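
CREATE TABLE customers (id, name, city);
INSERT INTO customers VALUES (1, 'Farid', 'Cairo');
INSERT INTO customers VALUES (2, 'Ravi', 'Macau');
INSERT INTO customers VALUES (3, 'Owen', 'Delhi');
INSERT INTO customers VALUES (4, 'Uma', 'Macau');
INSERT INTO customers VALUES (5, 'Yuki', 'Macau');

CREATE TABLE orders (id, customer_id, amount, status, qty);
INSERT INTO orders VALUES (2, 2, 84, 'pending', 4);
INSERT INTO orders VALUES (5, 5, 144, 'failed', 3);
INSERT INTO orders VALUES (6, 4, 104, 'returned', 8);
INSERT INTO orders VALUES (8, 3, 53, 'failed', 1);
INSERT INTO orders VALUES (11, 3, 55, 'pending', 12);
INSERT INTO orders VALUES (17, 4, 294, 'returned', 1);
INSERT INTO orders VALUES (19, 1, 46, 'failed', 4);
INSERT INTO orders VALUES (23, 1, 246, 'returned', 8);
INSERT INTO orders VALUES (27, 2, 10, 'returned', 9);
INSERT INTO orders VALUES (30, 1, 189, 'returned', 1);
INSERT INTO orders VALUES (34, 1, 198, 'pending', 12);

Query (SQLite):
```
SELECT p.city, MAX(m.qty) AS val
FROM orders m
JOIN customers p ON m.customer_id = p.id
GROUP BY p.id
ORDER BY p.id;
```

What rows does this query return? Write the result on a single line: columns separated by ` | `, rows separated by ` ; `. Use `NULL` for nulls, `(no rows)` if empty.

Cairo | 12 ; Macau | 9 ; Delhi | 12 ; Macau | 8 ; Macau | 3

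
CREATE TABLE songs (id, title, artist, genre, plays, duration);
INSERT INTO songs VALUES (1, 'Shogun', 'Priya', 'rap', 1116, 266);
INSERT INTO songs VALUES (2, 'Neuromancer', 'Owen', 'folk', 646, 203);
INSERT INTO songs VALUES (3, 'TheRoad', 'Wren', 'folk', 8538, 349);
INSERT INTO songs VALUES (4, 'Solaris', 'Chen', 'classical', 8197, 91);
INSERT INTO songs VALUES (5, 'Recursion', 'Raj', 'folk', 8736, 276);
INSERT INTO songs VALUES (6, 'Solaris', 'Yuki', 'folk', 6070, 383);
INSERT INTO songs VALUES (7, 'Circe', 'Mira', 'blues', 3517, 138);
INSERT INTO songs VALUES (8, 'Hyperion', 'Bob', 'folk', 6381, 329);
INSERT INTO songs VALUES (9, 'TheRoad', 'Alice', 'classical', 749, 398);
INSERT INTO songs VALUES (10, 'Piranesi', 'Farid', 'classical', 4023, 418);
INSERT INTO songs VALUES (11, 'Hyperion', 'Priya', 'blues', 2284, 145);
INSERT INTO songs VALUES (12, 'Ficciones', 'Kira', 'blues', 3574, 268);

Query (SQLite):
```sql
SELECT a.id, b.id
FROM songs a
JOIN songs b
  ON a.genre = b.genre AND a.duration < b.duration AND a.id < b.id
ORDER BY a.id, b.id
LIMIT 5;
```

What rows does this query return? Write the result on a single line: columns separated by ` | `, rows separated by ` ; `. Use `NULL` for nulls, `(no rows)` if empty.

Pairs (a,b) with same genre, a.duration < b.duration, a.id < b.id.
genre groups: blues:{7,11,12} classical:{4,9,10} folk:{2,3,5,6,8} rap:{1}
Ordered by (a.id, b.id); first 5.

2 | 3 ; 2 | 5 ; 2 | 6 ; 2 | 8 ; 3 | 6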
◇ ◇ ◇
Each line above is to be reproduced exactly. Leave none out.

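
CREATE TABLE customers (id, name, city);
INSERT INTO customers VALUES (1, 'Farid', 'Cairo');
INSERT INTO customers VALUES (2, 'Ravi', 'Macau');
INSERT INTO customers VALUES (3, 'Owen', 'Delhi');
INSERT INTO customers VALUES (4, 'Uma', 'Macau');
INSERT INTO customers VALUES (5, 'Yuki', 'Macau');

CREATE TABLE orders (id, customer_id, amount, status, qty);
INSERT INTO orders VALUES (2, 2, 84, 'pending', 4);
INSERT INTO orders VALUES (5, 5, 144, 'failed', 3);
INSERT INTO orders VALUES (6, 4, 104, 'returned', 8);
INSERT INTO orders VALUES (8, 3, 53, 'failed', 1);
INSERT INTO orders VALUES (11, 3, 55, 'pending', 12);
INSERT INTO orders VALUES (17, 4, 294, 'returned', 1);
INSERT INTO orders VALUES (19, 1, 46, 'failed', 4);
INSERT INTO orders VALUES (23, 1, 246, 'returned', 8);
INSERT INTO orders VALUES (27, 2, 10, 'returned', 9);
INSERT INTO orders VALUES (30, 1, 189, 'returned', 1);
INSERT INTO orders VALUES (34, 1, 198, 'pending', 12);

Query (SQLite):
```
SELECT p.city, MAX(m.qty) AS val
FROM orders m
JOIN customers p ON m.customer_id = p.id
GROUP BY p.id
ORDER BY p.id;
```

What rows does this query return? Write the result on a single line: columns separated by ` | `, rows separated by ` ; `. Use `NULL` for nulls, `(no rows)` if empty.

Cairo | 12 ; Macau | 9 ; Delhi | 12 ; Macau | 8 ; Macau | 3

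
CREATE TABLE songs (id, title, artist, genre, plays, duration);
INSERT INTO songs VALUES (1, 'Shogun', 'Priya', 'rap', 1116, 266);
INSERT INTO songs VALUES (2, 'Neuromancer', 'Owen', 'folk', 646, 203);
INSERT INTO songs VALUES (3, 'TheRoad', 'Wren', 'folk', 8538, 349);
INSERT INTO songs VALUES (4, 'Solaris', 'Chen', 'classical', 8197, 91);
INSERT INTO songs VALUES (5, 'Recursion', 'Raj', 'folk', 8736, 276);
INSERT INTO songs VALUES (6, 'Solaris', 'Yuki', 'folk', 6070, 383);
INSERT INTO songs VALUES (7, 'Circe', 'Mira', 'blues', 3517, 138);
INSERT INTO songs VALUES (8, 'Hyperion', 'Bob', 'folk', 6381, 329);
INSERT INTO songs VALUES (9, 'TheRoad', 'Alice', 'classical', 749, 398);
INSERT INTO songs VALUES (10, 'Piranesi', 'Farid', 'classical', 4023, 418);
INSERT INTO songs VALUES (11, 'Hyperion', 'Priya', 'blues', 2284, 145);
INSERT INTO songs VALUES (12, 'Ficciones', 'Kira', 'blues', 3574, 268);

Query (SQLite):
```sql
SELECT a.id, b.id
FROM songs a
JOIN songs b
  ON a.genre = b.genre AND a.duration < b.duration AND a.id < b.id
ORDER BY a.id, b.id
LIMIT 5;
```

What rows does this query return? Write the result on a single line: columns separated by ` | `, rows separated by ` ; `. Use `NULL` for nulls, `(no rows)` if empty.

Pairs (a,b) with same genre, a.duration < b.duration, a.id < b.id.
genre groups: blues:{7,11,12} classical:{4,9,10} folk:{2,3,5,6,8} rap:{1}
Ordered by (a.id, b.id); first 5.

2 | 3 ; 2 | 5 ; 2 | 6 ; 2 | 8 ; 3 | 6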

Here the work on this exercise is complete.